*** Block opens ***
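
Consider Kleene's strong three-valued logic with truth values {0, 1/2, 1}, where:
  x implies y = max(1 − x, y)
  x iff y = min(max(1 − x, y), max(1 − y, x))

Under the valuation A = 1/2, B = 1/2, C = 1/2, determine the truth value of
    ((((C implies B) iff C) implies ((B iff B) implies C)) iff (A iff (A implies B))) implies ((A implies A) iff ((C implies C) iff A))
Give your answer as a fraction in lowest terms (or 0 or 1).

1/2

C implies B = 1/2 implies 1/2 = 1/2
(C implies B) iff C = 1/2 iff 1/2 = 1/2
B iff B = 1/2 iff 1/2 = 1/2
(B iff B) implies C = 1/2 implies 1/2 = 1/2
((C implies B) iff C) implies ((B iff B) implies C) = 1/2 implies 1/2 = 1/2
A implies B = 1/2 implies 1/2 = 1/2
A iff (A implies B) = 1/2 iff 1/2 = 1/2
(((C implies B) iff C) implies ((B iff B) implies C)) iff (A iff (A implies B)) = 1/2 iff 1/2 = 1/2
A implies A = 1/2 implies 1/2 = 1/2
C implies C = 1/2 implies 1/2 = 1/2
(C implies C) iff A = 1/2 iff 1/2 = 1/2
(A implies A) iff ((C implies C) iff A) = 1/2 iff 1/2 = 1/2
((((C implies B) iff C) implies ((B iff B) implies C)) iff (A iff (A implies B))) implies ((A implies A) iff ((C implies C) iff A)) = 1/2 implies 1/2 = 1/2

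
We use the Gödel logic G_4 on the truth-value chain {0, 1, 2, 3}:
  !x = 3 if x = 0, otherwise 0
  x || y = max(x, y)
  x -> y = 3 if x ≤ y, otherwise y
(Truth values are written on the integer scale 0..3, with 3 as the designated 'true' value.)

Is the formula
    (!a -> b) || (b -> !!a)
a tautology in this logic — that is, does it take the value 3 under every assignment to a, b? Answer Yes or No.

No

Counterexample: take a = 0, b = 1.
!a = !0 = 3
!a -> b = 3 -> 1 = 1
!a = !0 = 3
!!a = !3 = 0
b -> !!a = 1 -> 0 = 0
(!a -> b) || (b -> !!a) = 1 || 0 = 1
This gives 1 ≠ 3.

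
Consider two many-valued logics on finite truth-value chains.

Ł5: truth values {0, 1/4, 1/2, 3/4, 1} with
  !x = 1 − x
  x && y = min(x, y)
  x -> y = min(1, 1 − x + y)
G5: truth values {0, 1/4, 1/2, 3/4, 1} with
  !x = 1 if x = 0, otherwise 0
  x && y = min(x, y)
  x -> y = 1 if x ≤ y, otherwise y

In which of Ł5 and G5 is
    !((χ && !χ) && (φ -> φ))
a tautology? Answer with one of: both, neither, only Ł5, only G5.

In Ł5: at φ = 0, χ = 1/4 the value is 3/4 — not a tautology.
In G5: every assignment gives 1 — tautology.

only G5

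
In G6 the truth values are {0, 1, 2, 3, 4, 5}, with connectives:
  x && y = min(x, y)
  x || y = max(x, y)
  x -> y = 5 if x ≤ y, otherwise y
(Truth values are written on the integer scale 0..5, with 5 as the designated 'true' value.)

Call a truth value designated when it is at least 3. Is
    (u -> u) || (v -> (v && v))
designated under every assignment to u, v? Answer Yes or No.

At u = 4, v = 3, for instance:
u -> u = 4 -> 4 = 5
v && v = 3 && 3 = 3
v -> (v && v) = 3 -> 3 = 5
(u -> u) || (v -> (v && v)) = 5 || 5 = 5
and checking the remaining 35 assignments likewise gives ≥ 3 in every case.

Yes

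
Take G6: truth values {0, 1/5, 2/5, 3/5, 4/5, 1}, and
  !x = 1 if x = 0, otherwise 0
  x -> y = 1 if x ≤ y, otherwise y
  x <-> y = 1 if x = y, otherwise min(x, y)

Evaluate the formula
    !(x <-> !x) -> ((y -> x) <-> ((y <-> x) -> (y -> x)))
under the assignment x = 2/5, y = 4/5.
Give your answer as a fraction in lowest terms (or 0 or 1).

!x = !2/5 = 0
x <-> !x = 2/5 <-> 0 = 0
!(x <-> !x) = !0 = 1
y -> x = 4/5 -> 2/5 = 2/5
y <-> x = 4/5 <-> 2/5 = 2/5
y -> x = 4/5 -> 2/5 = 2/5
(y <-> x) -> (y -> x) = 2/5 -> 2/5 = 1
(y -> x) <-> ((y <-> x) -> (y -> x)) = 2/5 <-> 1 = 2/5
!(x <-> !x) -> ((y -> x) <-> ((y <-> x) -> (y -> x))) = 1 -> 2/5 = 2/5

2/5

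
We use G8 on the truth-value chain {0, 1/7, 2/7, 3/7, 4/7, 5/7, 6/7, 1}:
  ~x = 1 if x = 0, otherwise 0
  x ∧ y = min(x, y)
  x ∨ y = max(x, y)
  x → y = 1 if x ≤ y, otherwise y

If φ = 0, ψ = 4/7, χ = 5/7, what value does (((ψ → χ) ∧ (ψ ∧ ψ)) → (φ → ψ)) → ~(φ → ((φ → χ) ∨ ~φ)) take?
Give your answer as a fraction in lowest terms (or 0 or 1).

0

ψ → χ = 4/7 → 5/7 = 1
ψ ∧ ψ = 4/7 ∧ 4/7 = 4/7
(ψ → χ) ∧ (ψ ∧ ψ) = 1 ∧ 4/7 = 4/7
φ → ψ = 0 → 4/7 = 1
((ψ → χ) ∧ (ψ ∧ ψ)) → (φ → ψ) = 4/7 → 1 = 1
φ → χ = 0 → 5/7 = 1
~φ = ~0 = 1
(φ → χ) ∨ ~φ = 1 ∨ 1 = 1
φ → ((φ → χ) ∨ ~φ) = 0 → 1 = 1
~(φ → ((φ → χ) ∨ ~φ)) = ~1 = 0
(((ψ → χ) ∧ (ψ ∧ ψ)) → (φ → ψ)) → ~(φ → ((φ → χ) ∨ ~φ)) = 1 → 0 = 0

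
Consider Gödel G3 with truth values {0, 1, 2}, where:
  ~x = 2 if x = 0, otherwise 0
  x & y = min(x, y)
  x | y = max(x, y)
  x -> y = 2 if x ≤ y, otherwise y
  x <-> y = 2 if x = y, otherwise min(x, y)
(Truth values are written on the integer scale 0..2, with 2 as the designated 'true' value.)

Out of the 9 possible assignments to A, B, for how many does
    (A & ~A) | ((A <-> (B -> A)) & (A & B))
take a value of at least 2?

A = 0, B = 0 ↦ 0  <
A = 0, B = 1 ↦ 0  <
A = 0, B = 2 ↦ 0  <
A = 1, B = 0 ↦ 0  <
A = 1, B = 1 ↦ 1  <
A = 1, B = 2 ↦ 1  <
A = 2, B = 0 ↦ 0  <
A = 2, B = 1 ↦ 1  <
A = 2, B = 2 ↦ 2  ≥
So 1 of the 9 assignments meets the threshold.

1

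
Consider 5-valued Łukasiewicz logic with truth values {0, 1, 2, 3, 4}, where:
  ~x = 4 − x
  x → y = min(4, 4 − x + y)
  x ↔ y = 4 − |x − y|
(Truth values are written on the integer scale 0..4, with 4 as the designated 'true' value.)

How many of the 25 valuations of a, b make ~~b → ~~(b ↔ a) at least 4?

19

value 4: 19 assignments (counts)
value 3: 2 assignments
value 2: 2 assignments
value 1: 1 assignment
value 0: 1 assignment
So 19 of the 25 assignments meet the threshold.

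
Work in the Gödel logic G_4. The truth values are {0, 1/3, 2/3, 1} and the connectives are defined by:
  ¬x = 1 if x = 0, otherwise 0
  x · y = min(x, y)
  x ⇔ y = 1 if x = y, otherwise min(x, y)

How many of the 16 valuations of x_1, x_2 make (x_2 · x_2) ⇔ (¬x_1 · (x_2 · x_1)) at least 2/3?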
*** Block closes ***
Please return all of the records exactly as they appear.

** Task answer **
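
Consider Kleene's strong three-valued logic with truth values {0, 1/2, 1}, where:
  x implies y = max(1 − x, y)
  x iff y = min(max(1 − x, y), max(1 − y, x))

Under the valuation A = 1/2, B = 1/2, C = 1/2, determine the truth value of
    ((((C implies B) iff C) implies ((B iff B) implies C)) iff (A iff (A implies B))) implies ((A implies A) iff ((C implies C) iff A))
Give your answer as a fraction in lowest terms (or 0 or 1).

1/2

C implies B = 1/2 implies 1/2 = 1/2
(C implies B) iff C = 1/2 iff 1/2 = 1/2
B iff B = 1/2 iff 1/2 = 1/2
(B iff B) implies C = 1/2 implies 1/2 = 1/2
((C implies B) iff C) implies ((B iff B) implies C) = 1/2 implies 1/2 = 1/2
A implies B = 1/2 implies 1/2 = 1/2
A iff (A implies B) = 1/2 iff 1/2 = 1/2
(((C implies B) iff C) implies ((B iff B) implies C)) iff (A iff (A implies B)) = 1/2 iff 1/2 = 1/2
A implies A = 1/2 implies 1/2 = 1/2
C implies C = 1/2 implies 1/2 = 1/2
(C implies C) iff A = 1/2 iff 1/2 = 1/2
(A implies A) iff ((C implies C) iff A) = 1/2 iff 1/2 = 1/2
((((C implies B) iff C) implies ((B iff B) implies C)) iff (A iff (A implies B))) implies ((A implies A) iff ((C implies C) iff A)) = 1/2 implies 1/2 = 1/2

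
We use the Gödel logic G_4 on the truth-value chain {0, 1, 2, 3}:
  !x = 3 if x = 0, otherwise 0
  x || y = max(x, y)
  x -> y = 3 if x ≤ y, otherwise y
(Truth values are written on the integer scale 0..3, with 3 as the designated 'true' value.)

Is the formula
    (!a -> b) || (b -> !!a)
a tautology in this logic — that is, does it take the value 3 under every assignment to a, b? Answer Yes or No.

No

Counterexample: take a = 0, b = 1.
!a = !0 = 3
!a -> b = 3 -> 1 = 1
!a = !0 = 3
!!a = !3 = 0
b -> !!a = 1 -> 0 = 0
(!a -> b) || (b -> !!a) = 1 || 0 = 1
This gives 1 ≠ 3.

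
Consider two many-valued logics on finite truth-value chains.

Ł5: truth values {0, 1/4, 1/2, 3/4, 1} with
  !x = 1 − x
  x && y = min(x, y)
  x -> y = min(1, 1 − x + y)
G5: truth values {0, 1/4, 1/2, 3/4, 1} with
  !x = 1 if x = 0, otherwise 0
  x && y = min(x, y)
  x -> y = 1 if x ≤ y, otherwise y

In which of Ł5 and G5 is
    !((χ && !χ) && (φ -> φ))
a tautology? Answer with one of: both, neither, only Ł5, only G5.

In Ł5: at φ = 0, χ = 1/4 the value is 3/4 — not a tautology.
In G5: every assignment gives 1 — tautology.

only G5

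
In G6 the truth values are {0, 1, 2, 3, 4, 5}, with connectives:
  x && y = min(x, y)
  x || y = max(x, y)
  x -> y = 5 if x ≤ y, otherwise y
(Truth values are written on the integer scale 0..5, with 5 as the designated 'true' value.)

Call a truth value designated when it is at least 3. Is
    (u -> u) || (v -> (v && v))
designated under every assignment to u, v? Answer Yes or No.

At u = 4, v = 3, for instance:
u -> u = 4 -> 4 = 5
v && v = 3 && 3 = 3
v -> (v && v) = 3 -> 3 = 5
(u -> u) || (v -> (v && v)) = 5 || 5 = 5
and checking the remaining 35 assignments likewise gives ≥ 3 in every case.

Yes

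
Take G6: truth values {0, 1/5, 2/5, 3/5, 4/5, 1}, and
  !x = 1 if x = 0, otherwise 0
  x -> y = 1 if x ≤ y, otherwise y
  x <-> y = 1 if x = y, otherwise min(x, y)

Evaluate the formula
    !(x <-> !x) -> ((y -> x) <-> ((y <-> x) -> (y -> x)))
under the assignment x = 2/5, y = 4/5.
Give your answer as a fraction in lowest terms (or 0 or 1).

!x = !2/5 = 0
x <-> !x = 2/5 <-> 0 = 0
!(x <-> !x) = !0 = 1
y -> x = 4/5 -> 2/5 = 2/5
y <-> x = 4/5 <-> 2/5 = 2/5
y -> x = 4/5 -> 2/5 = 2/5
(y <-> x) -> (y -> x) = 2/5 -> 2/5 = 1
(y -> x) <-> ((y <-> x) -> (y -> x)) = 2/5 <-> 1 = 2/5
!(x <-> !x) -> ((y -> x) <-> ((y <-> x) -> (y -> x))) = 1 -> 2/5 = 2/5

2/5

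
We use G8 on the truth-value chain {0, 1/7, 2/7, 3/7, 4/7, 5/7, 6/7, 1}:
  ~x = 1 if x = 0, otherwise 0
  x ∧ y = min(x, y)
  x ∨ y = max(x, y)
  x → y = 1 if x ≤ y, otherwise y

If φ = 0, ψ = 4/7, χ = 5/7, what value does (((ψ → χ) ∧ (ψ ∧ ψ)) → (φ → ψ)) → ~(φ → ((φ → χ) ∨ ~φ)) take?
Give your answer as a fraction in lowest terms (or 0 or 1).

0

ψ → χ = 4/7 → 5/7 = 1
ψ ∧ ψ = 4/7 ∧ 4/7 = 4/7
(ψ → χ) ∧ (ψ ∧ ψ) = 1 ∧ 4/7 = 4/7
φ → ψ = 0 → 4/7 = 1
((ψ → χ) ∧ (ψ ∧ ψ)) → (φ → ψ) = 4/7 → 1 = 1
φ → χ = 0 → 5/7 = 1
~φ = ~0 = 1
(φ → χ) ∨ ~φ = 1 ∨ 1 = 1
φ → ((φ → χ) ∨ ~φ) = 0 → 1 = 1
~(φ → ((φ → χ) ∨ ~φ)) = ~1 = 0
(((ψ → χ) ∧ (ψ ∧ ψ)) → (φ → ψ)) → ~(φ → ((φ → χ) ∨ ~φ)) = 1 → 0 = 0

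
Consider Gödel G3 with truth values {0, 1, 2}, where:
  ~x = 2 if x = 0, otherwise 0
  x & y = min(x, y)
  x | y = max(x, y)
  x -> y = 2 if x ≤ y, otherwise y
  x <-> y = 2 if x = y, otherwise min(x, y)
(Truth values are written on the integer scale 0..2, with 2 as the designated 'true' value.)

Out of the 9 possible assignments to A, B, for how many does
    (A & ~A) | ((A <-> (B -> A)) & (A & B))
take a value of at least 2?

A = 0, B = 0 ↦ 0  <
A = 0, B = 1 ↦ 0  <
A = 0, B = 2 ↦ 0  <
A = 1, B = 0 ↦ 0  <
A = 1, B = 1 ↦ 1  <
A = 1, B = 2 ↦ 1  <
A = 2, B = 0 ↦ 0  <
A = 2, B = 1 ↦ 1  <
A = 2, B = 2 ↦ 2  ≥
So 1 of the 9 assignments meets the threshold.

1

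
Consider 5-valued Łukasiewicz logic with truth values {0, 1, 2, 3, 4}, where:
  ~x = 4 − x
  x → y = min(4, 4 − x + y)
  x ↔ y = 4 − |x − y|
(Truth values are written on the integer scale 0..4, with 4 as the designated 'true' value.)

How many of the 25 valuations of a, b make ~~b → ~~(b ↔ a) at least 4?

19

value 4: 19 assignments (counts)
value 3: 2 assignments
value 2: 2 assignments
value 1: 1 assignment
value 0: 1 assignment
So 19 of the 25 assignments meet the threshold.

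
Work in the Gödel logic G_4. The truth values are {0, 1/3, 2/3, 1} and the connectives are defined by:
  ¬x = 1 if x = 0, otherwise 0
  x · y = min(x, y)
  x ⇔ y = 1 if x = y, otherwise min(x, y)

How many of the 16 valuations of x_1, x_2 make (x_2 · x_2) ⇔ (¬x_1 · (x_2 · x_1)) at least 2/3?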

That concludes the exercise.